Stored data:
· · · · ·

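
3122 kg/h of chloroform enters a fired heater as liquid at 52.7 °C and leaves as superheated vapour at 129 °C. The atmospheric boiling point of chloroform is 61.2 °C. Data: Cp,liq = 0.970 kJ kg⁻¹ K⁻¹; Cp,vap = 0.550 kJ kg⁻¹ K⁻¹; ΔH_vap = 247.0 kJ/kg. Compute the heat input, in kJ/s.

liquid 52.7→61.2 °C: 8.245 kJ/kg
vaporisation at 61.2 °C: 247 kJ/kg
vapour 61.2→129 °C: 37.29 kJ/kg
Δh = 8.245 + 247 + 37.29 = 292.54 kJ/kg
Q = ṁ·Δh = 3122 kg/h × 292.54 kJ/kg = 913290 kJ/h
|Q| = 253.69 kW

Q = 254 kJ/s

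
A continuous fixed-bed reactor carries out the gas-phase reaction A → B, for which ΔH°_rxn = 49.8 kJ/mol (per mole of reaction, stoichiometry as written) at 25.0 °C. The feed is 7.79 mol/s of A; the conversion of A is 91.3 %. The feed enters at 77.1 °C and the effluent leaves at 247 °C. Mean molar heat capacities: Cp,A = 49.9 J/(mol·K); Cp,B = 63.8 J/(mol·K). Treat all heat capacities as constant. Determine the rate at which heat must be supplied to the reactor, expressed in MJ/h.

Q_in = 1590 MJ/h

Extent of reaction ξ = 0.913 × 7.79 = 7.1123 mol/s
Reaction term: ξ·ΔH°_rxn = 7.1123 × 49.8 = 354.19 kJ/s
Sensible, feed 77.1→25 °C: -20.252 kJ/s
Outlet flows (mol/s): A 0.67773, B 7.1123
Sensible, products 25→247 °C: 108.24 kJ/s
Q = ΔH = 442.18 kJ/s = 442.18 kW
Heat supplied = 1591.9 MJ/h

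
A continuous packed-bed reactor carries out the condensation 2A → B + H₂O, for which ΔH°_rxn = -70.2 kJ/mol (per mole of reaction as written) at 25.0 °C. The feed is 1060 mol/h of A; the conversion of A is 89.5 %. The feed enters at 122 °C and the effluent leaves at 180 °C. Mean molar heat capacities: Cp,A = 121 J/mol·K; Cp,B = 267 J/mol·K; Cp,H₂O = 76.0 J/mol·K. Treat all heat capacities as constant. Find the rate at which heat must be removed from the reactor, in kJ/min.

Q_out = 307 kJ/min

Extent of reaction ξ = 0.895 × 1060 / 2 = 474.35 mol/h
Reaction term: ξ·ΔH°_rxn = 474.35 × -70.2 = -33299 kJ/h
Sensible, feed 122→25 °C: -12441 kJ/h
Outlet flows (mol/h): A 111.3, B 474.35, H₂O 474.35
Sensible, products 25→180 °C: 27306 kJ/h
Q = ΔH = -18434 kJ/h = -5.1207 kW
Heat removed = 307.24 kJ/min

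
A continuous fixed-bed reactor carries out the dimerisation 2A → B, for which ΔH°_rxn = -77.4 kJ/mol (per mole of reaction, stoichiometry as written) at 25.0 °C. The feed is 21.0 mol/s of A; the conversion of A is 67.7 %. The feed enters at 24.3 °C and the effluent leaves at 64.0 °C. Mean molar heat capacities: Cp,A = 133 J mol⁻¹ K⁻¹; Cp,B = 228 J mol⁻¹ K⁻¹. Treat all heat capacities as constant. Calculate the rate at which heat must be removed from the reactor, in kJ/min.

Q_out = 27000 kJ/min

Extent of reaction ξ = 0.677 × 21.0 / 2 = 7.1085 mol/s
Reaction term: ξ·ΔH°_rxn = 7.1085 × -77.4 = -550.2 kJ/s
Sensible, feed 24.3→25 °C: 1.9551 kJ/s
Outlet flows (mol/s): A 6.783, B 7.1085
Sensible, products 25→64.0 °C: 98.392 kJ/s
Q = ΔH = -449.85 kJ/s = -449.85 kW
Heat removed = 26991 kJ/min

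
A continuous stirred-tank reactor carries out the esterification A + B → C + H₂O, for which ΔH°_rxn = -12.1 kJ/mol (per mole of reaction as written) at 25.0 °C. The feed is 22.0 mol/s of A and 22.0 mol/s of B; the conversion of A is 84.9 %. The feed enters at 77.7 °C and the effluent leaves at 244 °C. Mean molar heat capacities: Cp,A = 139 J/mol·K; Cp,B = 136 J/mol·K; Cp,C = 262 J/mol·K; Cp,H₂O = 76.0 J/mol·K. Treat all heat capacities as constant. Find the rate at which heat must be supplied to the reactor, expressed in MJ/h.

Q_in = 3740 MJ/h

Extent of reaction ξ = 0.849 × 22.0 = 18.678 mol/s
Reaction term: ξ·ΔH°_rxn = 18.678 × -12.1 = -226 kJ/s
Sensible, feed 77.7→25 °C: -318.83 kJ/s
Outlet flows (mol/s): A 3.322, B 3.322, C 18.678, H₂O 18.678
Sensible, products 25→244 °C: 1582.7 kJ/s
Q = ΔH = 1037.8 kJ/s = 1037.8 kW
Heat supplied = 3736.1 MJ/h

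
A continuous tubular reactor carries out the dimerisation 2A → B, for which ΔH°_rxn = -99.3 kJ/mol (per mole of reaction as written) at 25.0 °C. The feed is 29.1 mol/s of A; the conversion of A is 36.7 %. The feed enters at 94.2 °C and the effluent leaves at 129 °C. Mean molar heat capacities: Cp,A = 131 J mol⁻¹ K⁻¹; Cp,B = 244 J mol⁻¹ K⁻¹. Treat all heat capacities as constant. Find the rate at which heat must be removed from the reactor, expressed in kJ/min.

Q_out = 24500 kJ/min

Extent of reaction ξ = 0.367 × 29.1 / 2 = 5.3399 mol/s
Reaction term: ξ·ΔH°_rxn = 5.3399 × -99.3 = -530.25 kJ/s
Sensible, feed 94.2→25 °C: -263.8 kJ/s
Outlet flows (mol/s): A 18.42, B 5.3399
Sensible, products 25→129 °C: 386.46 kJ/s
Q = ΔH = -407.58 kJ/s = -407.58 kW
Heat removed = 24455 kJ/min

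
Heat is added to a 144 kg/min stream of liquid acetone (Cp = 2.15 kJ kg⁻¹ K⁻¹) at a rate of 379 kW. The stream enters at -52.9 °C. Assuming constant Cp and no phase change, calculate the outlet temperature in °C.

Q = 379 kW = 22740 kJ/min
ΔT = Q/(ṁ·Cp) = 22740/(144×2.15) = 73.45 K
T_out = -52.9 + 73.45 = 20.55 °C

T_out = 20.5 °C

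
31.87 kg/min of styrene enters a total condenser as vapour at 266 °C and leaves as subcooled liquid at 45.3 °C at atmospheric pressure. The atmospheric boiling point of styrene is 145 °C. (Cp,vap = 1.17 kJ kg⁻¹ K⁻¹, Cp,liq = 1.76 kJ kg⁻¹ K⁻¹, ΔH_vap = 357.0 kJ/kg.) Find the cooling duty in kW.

vapour 266→145 °C: -141.57 kJ/kg
condensation at 145 °C: -357 kJ/kg
liquid 145→45.3 °C: -175.47 kJ/kg
Δh = -141.57 + -357 + -175.47 = -674.04 kJ/kg
Q = ṁ·Δh = 31.87 kg/min × -674.04 kJ/kg = -21482 kJ/min
|Q| = 358.03 kW

Q_c = 358 kW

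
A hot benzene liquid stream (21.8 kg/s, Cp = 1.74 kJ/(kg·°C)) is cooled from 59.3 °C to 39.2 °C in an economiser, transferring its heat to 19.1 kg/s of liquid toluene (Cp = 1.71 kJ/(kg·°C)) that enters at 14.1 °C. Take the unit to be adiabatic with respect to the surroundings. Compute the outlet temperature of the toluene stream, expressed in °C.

T_c,out = 37.4 °C

Heat released by hot stream: Q = 21.8 × 1.74 × (59.3 − 39.2) = 762.43 kJ/s
Energy balance on cold side (adiabatic exchanger): Q = ṁ_c·Cp_c·(T_c,out − T_c,in)
T_c,out = 14.1 + 762.43/(19.1 × 1.71) = 37.444 °C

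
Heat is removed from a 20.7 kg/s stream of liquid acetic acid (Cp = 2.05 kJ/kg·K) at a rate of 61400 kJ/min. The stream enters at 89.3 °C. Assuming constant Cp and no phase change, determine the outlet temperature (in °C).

Q = 61400 kJ/min = 1023.3 kJ/s
ΔT = Q/(ṁ·Cp) = 1023.3/(20.7×2.05) = 24.115 K
T_out = 89.3 − 24.115 = 65.185 °C

T_out = 65.2 °C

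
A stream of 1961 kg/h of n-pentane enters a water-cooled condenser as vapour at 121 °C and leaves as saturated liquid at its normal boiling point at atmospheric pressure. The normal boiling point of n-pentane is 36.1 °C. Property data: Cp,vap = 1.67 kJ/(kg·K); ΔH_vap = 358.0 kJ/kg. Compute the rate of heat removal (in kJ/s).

Q_c = 272 kJ/s

vapour 121→36.1 °C: -141.78 kJ/kg
condensation at 36.1 °C: -358 kJ/kg
Δh = -141.78 + -358 = -499.78 kJ/kg
Q = ṁ·Δh = 1961 kg/h × -499.78 kJ/kg = -980070 kJ/h
|Q| = 272.24 kW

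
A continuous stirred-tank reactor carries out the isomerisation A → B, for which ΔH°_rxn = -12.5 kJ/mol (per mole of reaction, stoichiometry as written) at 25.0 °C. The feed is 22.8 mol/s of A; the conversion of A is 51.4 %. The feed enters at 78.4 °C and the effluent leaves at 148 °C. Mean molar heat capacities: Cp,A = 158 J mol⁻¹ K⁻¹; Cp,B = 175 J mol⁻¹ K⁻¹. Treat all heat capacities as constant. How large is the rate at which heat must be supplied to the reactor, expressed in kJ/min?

Q_in = 7720 kJ/min

Extent of reaction ξ = 0.514 × 22.8 = 11.719 mol/s
Reaction term: ξ·ΔH°_rxn = 11.719 × -12.5 = -146.49 kJ/s
Sensible, feed 78.4→25 °C: -192.37 kJ/s
Outlet flows (mol/s): A 11.081, B 11.719
Sensible, products 25→148 °C: 467.6 kJ/s
Q = ΔH = 128.74 kJ/s = 128.74 kW
Heat supplied = 7724.5 kJ/min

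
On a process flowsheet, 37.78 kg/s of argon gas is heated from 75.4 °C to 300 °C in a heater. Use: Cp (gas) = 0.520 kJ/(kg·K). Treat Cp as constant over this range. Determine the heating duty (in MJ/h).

Q = 15900 MJ/h

Q = ṁ·Cp·ΔT = 37.78 × 0.520 × (300 − 75.4) = 4412.4 kJ/s
Heating duty = 15885 MJ/h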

· · · · ·

Nothing but the lines from the one with "On a process" to the last line of the data should appear in the answer, each exactly as it stands.

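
On a process flowsheet, 37.78 kg/s of argon gas is heated from 75.4 °C to 300 °C in a heater. Use: Cp (gas) = 0.520 kJ/(kg·K). Treat Cp as constant over this range. Determine the heating duty (in MJ/h).

Q = 15900 MJ/h

Q = ṁ·Cp·ΔT = 37.78 × 0.520 × (300 − 75.4) = 4412.4 kJ/s
Heating duty = 15885 MJ/h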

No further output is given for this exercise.